--- RECORDED DATA Enclosed Below ---

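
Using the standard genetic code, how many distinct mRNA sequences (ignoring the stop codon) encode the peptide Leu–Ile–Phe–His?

Leu: 6 codons.
Ile: 3 codons.
Phe: 2 codons.
His: 2 codons.
6 × 3 × 2 × 2 = 72.

72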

--- End of Enclosed RECORDED DATA ---

What is needed here is an exact transcription of the records above.

• **SOLUTION TO THE EXERCISE**
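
Using the standard genetic code, how many distinct mRNA sequences (ignoring the stop codon) encode the peptide Leu–Ile–Phe–His?

Leu: 6 codons.
Ile: 3 codons.
Phe: 2 codons.
His: 2 codons.
6 × 3 × 2 × 2 = 72.

72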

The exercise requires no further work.